**WORK TO BE COMPLETED:** Only one stretch of the records below should be repeated. It starts with the line containing "Let l(f) = U, U = -9. What is -1 - 91*l(0)?" and goes on through the line containing "Answer: -190 - 8*I ≈ -190.0 - 8.0*I", exactly as written.

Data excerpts
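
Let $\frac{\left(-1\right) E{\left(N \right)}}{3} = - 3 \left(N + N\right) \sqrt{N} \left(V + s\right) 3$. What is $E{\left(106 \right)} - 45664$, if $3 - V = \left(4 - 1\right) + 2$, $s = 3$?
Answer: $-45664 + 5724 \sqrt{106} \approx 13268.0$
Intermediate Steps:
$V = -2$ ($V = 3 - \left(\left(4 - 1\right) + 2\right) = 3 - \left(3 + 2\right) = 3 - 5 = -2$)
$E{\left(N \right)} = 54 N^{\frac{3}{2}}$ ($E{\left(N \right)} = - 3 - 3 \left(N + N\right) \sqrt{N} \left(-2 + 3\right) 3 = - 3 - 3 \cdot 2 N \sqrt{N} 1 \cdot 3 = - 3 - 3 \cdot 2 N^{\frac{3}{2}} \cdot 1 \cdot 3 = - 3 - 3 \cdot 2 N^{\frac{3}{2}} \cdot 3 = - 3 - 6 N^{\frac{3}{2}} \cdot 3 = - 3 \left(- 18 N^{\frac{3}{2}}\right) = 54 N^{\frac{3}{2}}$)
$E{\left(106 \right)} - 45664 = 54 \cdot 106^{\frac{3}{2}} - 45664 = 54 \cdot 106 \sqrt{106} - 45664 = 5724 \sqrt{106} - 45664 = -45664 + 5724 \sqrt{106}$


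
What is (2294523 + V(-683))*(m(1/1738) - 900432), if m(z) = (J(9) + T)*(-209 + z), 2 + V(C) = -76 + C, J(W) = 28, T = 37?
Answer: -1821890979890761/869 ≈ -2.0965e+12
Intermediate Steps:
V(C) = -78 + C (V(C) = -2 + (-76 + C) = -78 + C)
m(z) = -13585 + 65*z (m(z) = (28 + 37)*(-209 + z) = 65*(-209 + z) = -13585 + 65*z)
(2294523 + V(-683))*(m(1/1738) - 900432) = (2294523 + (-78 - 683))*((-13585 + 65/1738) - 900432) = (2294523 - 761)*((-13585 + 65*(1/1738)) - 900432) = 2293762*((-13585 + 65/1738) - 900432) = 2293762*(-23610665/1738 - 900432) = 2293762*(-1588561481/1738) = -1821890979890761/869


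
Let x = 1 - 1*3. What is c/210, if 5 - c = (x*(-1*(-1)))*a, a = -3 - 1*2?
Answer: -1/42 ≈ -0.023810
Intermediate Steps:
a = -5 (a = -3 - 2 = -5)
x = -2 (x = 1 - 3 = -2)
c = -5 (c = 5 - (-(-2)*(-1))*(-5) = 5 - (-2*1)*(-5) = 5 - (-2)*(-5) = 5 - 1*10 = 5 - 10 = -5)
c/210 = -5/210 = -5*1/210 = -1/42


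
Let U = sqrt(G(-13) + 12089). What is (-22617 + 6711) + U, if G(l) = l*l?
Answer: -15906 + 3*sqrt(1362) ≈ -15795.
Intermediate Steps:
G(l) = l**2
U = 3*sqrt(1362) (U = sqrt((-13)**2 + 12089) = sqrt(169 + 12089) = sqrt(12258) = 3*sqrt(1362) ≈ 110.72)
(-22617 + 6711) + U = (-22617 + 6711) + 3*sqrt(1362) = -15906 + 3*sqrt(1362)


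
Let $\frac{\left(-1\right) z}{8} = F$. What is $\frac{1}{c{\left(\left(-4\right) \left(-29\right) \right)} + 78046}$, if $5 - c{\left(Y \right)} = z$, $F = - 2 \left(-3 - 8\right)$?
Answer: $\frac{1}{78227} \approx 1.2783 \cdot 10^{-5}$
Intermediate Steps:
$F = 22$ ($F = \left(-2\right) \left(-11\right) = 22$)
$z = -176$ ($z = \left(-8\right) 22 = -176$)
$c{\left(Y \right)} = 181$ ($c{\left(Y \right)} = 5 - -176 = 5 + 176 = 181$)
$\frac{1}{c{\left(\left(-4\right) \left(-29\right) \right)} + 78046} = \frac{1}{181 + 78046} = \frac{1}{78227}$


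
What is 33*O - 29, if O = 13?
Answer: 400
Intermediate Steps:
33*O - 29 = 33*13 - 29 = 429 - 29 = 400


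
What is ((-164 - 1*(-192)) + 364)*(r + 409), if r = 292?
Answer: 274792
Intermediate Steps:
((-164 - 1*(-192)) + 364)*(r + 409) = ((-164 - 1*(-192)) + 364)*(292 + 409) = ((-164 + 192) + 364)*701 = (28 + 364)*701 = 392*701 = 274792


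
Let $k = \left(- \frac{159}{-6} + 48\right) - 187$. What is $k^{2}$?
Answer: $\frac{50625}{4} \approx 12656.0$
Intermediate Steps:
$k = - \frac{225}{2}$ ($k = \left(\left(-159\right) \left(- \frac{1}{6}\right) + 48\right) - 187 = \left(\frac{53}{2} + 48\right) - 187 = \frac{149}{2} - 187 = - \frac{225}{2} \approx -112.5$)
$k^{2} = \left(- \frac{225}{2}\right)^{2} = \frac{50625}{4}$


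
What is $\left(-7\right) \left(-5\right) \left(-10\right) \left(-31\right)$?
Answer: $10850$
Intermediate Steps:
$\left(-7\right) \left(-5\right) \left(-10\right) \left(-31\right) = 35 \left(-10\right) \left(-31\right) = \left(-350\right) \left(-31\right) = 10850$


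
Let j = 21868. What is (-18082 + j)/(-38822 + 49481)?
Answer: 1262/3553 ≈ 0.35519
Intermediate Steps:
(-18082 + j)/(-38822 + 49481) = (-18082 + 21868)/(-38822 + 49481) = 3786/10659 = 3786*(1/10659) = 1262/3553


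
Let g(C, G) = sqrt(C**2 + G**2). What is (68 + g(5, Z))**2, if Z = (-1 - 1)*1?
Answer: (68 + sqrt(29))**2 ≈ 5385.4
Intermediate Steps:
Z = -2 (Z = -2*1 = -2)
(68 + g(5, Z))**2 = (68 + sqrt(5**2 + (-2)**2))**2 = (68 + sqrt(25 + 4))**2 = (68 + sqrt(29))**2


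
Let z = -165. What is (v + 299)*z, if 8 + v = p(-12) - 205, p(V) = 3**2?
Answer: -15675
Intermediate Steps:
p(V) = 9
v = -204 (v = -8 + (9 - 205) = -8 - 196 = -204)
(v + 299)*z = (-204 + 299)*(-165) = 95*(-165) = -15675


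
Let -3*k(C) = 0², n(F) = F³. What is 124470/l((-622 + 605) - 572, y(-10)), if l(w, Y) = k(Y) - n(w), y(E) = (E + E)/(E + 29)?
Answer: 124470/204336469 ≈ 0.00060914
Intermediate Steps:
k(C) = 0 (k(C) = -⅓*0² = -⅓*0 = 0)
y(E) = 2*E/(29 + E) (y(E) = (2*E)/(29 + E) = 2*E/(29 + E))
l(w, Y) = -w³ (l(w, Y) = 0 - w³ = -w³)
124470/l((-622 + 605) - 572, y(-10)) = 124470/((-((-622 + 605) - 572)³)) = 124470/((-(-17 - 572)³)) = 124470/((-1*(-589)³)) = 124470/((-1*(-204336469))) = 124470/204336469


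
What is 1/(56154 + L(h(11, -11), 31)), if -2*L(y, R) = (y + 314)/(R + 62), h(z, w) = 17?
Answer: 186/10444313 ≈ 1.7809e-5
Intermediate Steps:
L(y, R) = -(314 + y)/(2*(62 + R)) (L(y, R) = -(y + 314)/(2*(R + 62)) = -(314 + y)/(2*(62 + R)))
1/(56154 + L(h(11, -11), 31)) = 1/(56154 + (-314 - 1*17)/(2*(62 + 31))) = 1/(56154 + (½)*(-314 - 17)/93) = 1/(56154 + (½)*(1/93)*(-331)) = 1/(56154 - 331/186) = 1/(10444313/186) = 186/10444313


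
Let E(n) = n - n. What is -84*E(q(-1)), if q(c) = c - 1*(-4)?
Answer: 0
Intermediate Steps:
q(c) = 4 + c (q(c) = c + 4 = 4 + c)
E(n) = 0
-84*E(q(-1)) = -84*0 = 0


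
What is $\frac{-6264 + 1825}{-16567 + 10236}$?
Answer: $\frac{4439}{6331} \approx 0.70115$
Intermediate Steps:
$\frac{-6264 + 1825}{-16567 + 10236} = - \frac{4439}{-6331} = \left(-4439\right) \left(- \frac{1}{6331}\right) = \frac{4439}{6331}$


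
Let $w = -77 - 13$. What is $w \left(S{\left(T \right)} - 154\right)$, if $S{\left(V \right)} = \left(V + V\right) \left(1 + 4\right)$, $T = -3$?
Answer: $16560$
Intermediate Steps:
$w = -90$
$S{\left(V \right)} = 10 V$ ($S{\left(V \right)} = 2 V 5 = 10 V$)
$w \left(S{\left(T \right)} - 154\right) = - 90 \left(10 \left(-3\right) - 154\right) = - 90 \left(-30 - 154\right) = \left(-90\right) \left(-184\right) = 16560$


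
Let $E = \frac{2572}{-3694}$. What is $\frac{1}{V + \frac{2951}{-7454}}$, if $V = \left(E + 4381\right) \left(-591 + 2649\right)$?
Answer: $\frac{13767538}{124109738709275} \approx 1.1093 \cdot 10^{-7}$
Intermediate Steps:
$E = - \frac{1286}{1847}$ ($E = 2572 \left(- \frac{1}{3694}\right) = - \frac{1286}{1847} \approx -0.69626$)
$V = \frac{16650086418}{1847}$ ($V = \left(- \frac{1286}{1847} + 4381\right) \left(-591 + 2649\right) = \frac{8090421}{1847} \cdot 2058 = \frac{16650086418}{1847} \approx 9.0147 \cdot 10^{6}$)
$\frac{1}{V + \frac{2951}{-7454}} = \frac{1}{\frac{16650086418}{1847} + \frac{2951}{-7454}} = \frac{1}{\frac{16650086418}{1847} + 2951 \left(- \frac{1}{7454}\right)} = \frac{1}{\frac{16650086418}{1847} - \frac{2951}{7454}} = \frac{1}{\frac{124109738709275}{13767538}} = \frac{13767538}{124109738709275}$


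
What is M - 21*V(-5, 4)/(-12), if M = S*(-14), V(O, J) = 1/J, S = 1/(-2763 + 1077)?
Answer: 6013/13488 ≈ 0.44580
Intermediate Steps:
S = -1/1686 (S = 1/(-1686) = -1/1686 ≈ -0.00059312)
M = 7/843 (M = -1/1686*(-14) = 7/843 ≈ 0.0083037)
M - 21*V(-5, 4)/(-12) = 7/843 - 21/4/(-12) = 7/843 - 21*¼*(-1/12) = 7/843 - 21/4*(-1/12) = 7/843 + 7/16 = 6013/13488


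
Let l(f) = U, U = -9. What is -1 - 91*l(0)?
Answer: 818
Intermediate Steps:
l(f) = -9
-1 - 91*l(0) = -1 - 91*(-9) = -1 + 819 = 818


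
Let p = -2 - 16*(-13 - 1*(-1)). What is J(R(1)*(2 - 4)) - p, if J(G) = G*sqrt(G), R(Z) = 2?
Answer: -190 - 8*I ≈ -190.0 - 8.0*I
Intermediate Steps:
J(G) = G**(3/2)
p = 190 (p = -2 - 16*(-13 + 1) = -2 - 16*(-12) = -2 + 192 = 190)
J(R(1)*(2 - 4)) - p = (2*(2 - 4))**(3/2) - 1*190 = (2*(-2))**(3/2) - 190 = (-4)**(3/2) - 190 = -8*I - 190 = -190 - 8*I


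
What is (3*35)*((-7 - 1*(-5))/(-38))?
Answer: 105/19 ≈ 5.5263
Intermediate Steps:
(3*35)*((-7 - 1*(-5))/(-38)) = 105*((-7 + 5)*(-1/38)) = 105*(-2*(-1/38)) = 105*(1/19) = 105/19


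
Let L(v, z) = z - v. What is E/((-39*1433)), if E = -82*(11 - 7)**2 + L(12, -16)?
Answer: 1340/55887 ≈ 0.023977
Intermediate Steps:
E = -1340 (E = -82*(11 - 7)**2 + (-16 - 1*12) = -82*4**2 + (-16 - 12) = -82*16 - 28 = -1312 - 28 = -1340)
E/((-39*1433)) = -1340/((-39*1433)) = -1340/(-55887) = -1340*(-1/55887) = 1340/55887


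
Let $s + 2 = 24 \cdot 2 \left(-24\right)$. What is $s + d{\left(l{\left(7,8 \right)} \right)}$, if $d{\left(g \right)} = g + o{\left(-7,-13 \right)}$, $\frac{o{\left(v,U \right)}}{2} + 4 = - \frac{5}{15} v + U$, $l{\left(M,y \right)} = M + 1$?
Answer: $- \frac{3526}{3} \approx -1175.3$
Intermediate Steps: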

**YOUR RESPONSE:**
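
Let l(f) = U, U = -9. What is -1 - 91*l(0)?
Answer: 818
Intermediate Steps:
l(f) = -9
-1 - 91*l(0) = -1 - 91*(-9) = -1 + 819 = 818


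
Let p = -2 - 16*(-13 - 1*(-1)). What is J(R(1)*(2 - 4)) - p, if J(G) = G*sqrt(G), R(Z) = 2?
Answer: -190 - 8*I ≈ -190.0 - 8.0*I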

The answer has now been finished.